### Exercise brief
In the listing, find every line that has the string "ELSEIF" and copy it.

### Data
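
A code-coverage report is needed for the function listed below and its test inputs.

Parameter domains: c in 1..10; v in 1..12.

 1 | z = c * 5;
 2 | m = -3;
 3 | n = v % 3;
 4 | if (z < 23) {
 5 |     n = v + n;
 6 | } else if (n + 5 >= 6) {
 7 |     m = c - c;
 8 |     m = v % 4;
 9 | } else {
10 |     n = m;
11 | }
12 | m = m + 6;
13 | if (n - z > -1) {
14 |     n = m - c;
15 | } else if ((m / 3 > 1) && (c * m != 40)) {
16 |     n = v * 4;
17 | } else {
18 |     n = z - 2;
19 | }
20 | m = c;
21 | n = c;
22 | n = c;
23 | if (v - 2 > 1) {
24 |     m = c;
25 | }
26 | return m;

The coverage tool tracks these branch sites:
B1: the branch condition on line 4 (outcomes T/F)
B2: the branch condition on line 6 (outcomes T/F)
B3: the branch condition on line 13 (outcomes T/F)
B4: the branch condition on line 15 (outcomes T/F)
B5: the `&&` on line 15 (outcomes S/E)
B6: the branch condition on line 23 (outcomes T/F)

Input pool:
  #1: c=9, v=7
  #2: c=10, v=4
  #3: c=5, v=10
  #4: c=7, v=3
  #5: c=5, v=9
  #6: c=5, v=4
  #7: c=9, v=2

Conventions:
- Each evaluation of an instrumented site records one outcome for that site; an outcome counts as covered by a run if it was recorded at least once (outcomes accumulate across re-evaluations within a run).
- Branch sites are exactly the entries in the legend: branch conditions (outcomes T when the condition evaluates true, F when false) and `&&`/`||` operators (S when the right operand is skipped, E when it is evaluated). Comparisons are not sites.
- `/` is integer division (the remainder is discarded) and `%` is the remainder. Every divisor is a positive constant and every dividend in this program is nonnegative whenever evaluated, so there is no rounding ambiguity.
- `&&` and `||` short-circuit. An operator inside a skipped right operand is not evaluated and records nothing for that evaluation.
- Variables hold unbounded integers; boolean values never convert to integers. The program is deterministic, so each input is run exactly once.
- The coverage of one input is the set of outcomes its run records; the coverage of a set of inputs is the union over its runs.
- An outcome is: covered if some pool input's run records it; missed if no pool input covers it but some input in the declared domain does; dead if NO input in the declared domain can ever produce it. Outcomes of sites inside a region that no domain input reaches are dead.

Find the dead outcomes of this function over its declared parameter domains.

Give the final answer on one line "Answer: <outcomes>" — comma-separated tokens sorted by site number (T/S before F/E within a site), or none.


exhaustive pass over the 120-input domain:
  reachable outcomes have witnesses, e.g. B1=T (e.g. c=1, v=1), B1=F (e.g. c=5, v=1), B2=T (e.g. c=5, v=1), B2=F (e.g. c=5, v=3)
Answer: none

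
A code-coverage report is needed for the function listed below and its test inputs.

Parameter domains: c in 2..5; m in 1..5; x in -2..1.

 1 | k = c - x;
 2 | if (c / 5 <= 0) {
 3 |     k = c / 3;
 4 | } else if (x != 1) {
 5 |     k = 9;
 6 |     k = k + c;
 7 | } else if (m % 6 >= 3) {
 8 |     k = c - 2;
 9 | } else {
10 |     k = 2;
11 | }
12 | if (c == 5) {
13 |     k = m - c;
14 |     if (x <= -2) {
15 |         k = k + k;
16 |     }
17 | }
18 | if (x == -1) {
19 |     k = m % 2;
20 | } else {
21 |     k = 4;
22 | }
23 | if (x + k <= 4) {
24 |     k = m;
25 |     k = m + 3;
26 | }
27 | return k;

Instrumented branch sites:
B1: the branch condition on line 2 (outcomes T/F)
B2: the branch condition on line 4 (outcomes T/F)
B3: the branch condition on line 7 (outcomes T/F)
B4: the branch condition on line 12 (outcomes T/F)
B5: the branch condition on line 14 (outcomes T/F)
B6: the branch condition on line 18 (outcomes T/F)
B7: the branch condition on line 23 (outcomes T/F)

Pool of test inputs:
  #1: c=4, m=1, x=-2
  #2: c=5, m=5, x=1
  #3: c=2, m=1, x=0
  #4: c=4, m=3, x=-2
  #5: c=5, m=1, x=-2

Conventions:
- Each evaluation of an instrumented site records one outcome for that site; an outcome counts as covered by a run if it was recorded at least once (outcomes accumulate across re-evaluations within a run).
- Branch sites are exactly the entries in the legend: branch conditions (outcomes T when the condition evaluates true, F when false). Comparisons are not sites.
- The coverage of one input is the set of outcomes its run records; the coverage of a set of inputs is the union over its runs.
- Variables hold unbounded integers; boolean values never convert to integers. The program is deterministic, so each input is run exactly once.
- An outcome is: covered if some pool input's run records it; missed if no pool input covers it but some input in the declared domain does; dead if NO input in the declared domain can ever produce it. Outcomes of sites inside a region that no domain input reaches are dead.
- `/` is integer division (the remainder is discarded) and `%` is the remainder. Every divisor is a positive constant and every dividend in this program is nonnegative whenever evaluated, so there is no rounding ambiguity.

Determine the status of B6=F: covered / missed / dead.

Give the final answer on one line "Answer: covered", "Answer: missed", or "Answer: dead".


B6=F is recorded by pool input(s) 1, 2, 3, 4, 5 -> covered
Answer: covered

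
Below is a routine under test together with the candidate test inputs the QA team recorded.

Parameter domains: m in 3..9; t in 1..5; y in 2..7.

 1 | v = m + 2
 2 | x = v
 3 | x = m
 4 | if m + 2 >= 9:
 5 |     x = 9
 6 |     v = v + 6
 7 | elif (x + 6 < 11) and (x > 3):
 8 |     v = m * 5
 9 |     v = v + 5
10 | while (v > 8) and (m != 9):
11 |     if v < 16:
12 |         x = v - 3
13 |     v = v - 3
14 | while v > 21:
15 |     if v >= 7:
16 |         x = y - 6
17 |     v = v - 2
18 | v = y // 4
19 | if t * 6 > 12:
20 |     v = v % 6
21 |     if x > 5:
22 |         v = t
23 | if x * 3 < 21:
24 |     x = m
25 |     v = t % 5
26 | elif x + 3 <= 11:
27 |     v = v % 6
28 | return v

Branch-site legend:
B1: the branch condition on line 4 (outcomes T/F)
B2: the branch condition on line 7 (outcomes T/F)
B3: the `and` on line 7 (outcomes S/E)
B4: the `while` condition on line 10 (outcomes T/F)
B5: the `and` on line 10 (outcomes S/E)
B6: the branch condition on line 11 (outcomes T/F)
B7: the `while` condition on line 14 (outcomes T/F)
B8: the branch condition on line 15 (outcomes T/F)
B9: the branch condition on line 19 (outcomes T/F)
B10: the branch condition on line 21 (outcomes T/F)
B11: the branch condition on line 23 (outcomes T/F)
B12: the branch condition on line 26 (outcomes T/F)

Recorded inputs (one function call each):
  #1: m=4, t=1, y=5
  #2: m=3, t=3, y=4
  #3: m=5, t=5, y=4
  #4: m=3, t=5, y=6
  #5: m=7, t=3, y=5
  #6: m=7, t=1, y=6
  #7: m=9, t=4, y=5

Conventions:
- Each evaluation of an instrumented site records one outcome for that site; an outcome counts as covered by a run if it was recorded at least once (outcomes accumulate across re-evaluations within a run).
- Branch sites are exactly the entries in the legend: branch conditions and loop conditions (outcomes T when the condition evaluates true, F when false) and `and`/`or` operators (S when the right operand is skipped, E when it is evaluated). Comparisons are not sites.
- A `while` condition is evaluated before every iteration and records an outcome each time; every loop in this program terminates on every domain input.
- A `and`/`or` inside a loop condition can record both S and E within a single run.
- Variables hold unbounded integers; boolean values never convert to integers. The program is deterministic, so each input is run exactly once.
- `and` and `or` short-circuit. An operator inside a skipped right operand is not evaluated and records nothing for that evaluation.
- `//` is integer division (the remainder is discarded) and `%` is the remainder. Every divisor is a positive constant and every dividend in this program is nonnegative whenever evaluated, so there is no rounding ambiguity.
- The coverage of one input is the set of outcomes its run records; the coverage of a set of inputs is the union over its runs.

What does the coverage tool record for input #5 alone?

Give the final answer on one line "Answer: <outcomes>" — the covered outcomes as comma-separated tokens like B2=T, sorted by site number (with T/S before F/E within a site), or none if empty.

Tracing the run of input #5 (m=7, t=3, y=5):
  B1->T, B5->E, B4->T, B6->T, B5->E, B4->T, B6->T, B5->E, B4->T, B6->T
  B5->S, B4->F, B7->F, B9->T, B10->T, B11->T
as a set, this run covers: B1=T, B4=T, B4=F, B5=S, B5=E, B6=T, B7=F, B9=T, B10=T, B11=T

Answer: B1=T, B4=T, B4=F, B5=S, B5=E, B6=T, B7=F, B9=T, B10=T, B11=T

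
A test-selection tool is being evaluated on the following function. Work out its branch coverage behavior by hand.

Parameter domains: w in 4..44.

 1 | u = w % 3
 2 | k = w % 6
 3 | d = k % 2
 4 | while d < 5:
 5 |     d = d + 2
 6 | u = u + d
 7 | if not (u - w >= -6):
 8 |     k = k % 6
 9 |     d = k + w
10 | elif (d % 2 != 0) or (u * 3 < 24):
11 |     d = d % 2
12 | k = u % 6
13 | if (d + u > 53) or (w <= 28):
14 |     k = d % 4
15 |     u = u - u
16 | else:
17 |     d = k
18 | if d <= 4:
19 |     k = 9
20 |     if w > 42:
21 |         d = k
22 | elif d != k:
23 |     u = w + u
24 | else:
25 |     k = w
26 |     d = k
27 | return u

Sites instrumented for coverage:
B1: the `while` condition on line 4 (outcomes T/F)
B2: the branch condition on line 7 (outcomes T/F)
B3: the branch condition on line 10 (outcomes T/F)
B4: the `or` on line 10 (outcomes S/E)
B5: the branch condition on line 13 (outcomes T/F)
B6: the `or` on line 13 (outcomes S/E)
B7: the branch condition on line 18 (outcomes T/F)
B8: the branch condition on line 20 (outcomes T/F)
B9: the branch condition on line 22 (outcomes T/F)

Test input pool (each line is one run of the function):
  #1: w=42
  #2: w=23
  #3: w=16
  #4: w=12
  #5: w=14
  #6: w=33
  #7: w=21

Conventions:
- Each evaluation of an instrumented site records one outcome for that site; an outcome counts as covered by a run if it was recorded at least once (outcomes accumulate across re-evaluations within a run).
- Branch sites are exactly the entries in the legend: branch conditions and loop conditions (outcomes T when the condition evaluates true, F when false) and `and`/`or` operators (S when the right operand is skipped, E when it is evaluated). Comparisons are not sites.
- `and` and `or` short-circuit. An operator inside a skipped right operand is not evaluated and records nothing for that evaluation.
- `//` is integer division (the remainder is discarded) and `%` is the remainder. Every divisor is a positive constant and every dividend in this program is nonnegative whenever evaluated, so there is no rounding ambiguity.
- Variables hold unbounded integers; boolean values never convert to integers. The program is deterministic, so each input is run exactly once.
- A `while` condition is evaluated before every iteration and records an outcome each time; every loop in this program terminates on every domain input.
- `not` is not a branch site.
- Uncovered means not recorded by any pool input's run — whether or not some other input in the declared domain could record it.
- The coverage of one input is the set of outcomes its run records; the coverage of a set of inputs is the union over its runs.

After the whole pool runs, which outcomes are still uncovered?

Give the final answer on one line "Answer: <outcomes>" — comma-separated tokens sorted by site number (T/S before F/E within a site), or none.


run #1 (w=42) records B1=T, B1=F, B2=T, B5=F, B6=E, B7=T, B8=F
run #2 (w=23) records B1=T, B1=F, B2=T, B5=T, B6=E, B7=F, B9=T
run #3 (w=16) records B1=T, B1=F, B2=T, B5=T, B6=E, B7=F, B9=T
run #4 (w=12) records B1=T, B1=F, B2=F, B3=T, B4=E, B5=T, B6=E, B7=T, B8=F
run #5 (w=14) records B1=T, B1=F, B2=F, B3=F, B4=E, B5=T, B6=E, B7=F, B9=T
run #6 (w=33) records B1=T, B1=F, B2=T, B5=F, B6=E, B7=F, B9=F
run #7 (w=21) records B1=T, B1=F, B2=T, B5=T, B6=E, B7=F, B9=T
union over the pool: B1=T, B1=F, B2=T, B2=F, B3=T, B3=F, B4=E, B5=T, B5=F, B6=E, B7=T, B7=F, B8=F, B9=T, B9=F
uncovered (3 of 18): B4=S, B6=S, B8=T
Answer: B4=S, B6=S, B8=T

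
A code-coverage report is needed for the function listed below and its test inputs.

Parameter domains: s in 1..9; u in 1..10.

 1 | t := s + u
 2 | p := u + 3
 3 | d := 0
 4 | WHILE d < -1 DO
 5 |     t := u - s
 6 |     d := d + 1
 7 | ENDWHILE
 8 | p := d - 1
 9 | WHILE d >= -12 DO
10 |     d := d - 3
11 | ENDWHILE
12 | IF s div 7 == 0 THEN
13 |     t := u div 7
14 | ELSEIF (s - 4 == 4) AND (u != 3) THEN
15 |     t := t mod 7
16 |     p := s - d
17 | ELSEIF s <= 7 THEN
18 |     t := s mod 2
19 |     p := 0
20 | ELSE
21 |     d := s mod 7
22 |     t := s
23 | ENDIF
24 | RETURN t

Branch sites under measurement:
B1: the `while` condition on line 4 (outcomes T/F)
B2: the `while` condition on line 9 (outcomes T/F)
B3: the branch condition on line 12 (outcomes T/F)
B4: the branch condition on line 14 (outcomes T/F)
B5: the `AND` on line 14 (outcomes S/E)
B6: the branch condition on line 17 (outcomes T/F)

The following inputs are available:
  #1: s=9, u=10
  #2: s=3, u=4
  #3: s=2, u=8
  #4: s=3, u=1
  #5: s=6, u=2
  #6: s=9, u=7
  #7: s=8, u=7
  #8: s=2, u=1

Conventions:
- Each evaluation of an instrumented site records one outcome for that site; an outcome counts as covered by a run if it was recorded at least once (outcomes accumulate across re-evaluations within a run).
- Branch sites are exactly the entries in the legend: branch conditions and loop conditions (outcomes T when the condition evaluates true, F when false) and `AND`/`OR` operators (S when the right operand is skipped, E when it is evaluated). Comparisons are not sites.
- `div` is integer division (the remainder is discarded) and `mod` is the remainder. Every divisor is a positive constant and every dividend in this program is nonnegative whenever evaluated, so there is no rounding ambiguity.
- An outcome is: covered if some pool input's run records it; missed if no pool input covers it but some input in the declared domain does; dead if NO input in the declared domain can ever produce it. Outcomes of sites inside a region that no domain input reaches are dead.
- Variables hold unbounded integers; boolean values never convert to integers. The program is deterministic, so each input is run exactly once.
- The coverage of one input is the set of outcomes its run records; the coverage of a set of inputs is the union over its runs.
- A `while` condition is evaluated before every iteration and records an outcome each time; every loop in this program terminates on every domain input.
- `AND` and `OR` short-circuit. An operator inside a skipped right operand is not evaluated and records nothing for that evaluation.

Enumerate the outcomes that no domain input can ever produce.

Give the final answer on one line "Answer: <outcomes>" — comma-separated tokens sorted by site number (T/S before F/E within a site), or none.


running all 90 domain inputs and tallying outcomes:
  B1=T: unreachable across the whole domain -> dead
  reachable outcomes have witnesses, e.g. B1=F (e.g. s=1, u=1), B2=T (e.g. s=1, u=1), B2=F (e.g. s=1, u=1), B3=T (e.g. s=1, u=1)
Answer: B1=T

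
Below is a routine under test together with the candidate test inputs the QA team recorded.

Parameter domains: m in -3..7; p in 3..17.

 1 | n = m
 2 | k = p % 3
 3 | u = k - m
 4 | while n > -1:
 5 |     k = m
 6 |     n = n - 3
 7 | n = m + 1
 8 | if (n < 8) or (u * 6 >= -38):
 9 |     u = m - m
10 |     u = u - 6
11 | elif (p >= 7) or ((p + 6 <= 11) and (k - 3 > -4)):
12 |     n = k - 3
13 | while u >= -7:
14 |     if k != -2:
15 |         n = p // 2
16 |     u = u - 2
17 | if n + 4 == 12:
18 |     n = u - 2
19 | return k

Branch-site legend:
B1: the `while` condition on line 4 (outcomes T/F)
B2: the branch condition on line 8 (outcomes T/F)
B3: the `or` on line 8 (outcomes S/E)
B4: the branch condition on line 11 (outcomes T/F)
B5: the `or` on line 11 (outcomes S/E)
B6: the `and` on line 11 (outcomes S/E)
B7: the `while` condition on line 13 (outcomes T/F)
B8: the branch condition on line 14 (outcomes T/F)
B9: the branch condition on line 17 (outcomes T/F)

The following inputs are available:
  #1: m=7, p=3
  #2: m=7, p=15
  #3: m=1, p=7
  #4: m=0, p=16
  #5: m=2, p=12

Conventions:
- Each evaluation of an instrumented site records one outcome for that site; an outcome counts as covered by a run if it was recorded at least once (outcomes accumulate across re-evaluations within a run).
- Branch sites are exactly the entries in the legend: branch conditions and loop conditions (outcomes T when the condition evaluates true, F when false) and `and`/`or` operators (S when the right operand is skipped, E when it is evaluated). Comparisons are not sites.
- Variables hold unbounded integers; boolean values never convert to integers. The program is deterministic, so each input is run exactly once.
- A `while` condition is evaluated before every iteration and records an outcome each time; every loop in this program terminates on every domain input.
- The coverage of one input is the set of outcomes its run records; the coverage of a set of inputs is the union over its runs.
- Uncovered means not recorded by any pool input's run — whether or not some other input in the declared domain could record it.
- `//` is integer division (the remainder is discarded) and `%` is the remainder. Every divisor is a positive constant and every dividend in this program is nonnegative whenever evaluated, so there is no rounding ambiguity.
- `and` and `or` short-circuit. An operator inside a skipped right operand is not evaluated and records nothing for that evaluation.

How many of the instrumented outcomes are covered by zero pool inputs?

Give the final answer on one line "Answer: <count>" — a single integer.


input #1 (m=7, p=3): covers B1=T, B1=F, B2=F, B3=E, B4=T, B5=E, B6=E, B7=T, B7=F, B8=T, B9=F
input #2 (m=7, p=15): covers B1=T, B1=F, B2=F, B3=E, B4=T, B5=S, B7=T, B7=F, B8=T, B9=F
input #3 (m=1, p=7): covers B1=T, B1=F, B2=T, B3=S, B7=T, B7=F, B8=T, B9=F
input #4 (m=0, p=16): covers B1=T, B1=F, B2=T, B3=S, B7=T, B7=F, B8=T, B9=T
input #5 (m=2, p=12): covers B1=T, B1=F, B2=T, B3=S, B7=T, B7=F, B8=T, B9=F
union over the pool: B1=T, B1=F, B2=T, B2=F, B3=S, B3=E, B4=T, B5=S, B5=E, B6=E, B7=T, B7=F, B8=T, B9=T, B9=F
uncovered (3 of 18): B4=F, B6=S, B8=F
Answer: 3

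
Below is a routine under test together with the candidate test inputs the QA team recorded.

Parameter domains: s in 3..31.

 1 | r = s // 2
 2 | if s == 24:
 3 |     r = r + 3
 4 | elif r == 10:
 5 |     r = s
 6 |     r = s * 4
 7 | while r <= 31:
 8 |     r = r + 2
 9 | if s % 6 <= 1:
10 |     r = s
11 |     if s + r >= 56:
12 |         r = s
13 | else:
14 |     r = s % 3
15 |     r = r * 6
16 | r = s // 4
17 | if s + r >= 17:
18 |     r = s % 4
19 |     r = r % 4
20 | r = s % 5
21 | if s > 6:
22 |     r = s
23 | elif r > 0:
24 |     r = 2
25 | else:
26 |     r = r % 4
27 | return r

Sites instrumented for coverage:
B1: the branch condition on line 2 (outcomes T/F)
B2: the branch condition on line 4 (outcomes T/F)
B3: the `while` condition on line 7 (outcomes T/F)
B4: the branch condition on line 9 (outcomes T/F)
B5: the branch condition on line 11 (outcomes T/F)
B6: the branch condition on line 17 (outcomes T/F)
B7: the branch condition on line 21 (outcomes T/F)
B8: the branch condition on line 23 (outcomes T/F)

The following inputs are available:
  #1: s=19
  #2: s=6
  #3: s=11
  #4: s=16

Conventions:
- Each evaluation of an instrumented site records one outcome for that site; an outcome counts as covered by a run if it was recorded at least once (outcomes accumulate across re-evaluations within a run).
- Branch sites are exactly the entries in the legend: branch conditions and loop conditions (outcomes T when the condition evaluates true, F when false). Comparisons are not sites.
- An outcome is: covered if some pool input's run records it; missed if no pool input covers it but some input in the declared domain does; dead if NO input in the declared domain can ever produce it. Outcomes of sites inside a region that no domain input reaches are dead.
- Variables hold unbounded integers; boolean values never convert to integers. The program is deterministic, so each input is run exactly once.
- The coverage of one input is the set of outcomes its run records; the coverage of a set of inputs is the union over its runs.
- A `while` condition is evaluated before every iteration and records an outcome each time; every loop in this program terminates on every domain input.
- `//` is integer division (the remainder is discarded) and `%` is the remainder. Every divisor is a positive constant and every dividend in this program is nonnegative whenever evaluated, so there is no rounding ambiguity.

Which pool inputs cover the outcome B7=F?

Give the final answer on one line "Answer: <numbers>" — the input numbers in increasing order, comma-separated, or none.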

### Result of this exercise
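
14 | ELSEIF (s - 4 == 4) AND (u != 3) THEN
17 | ELSEIF s <= 7 THEN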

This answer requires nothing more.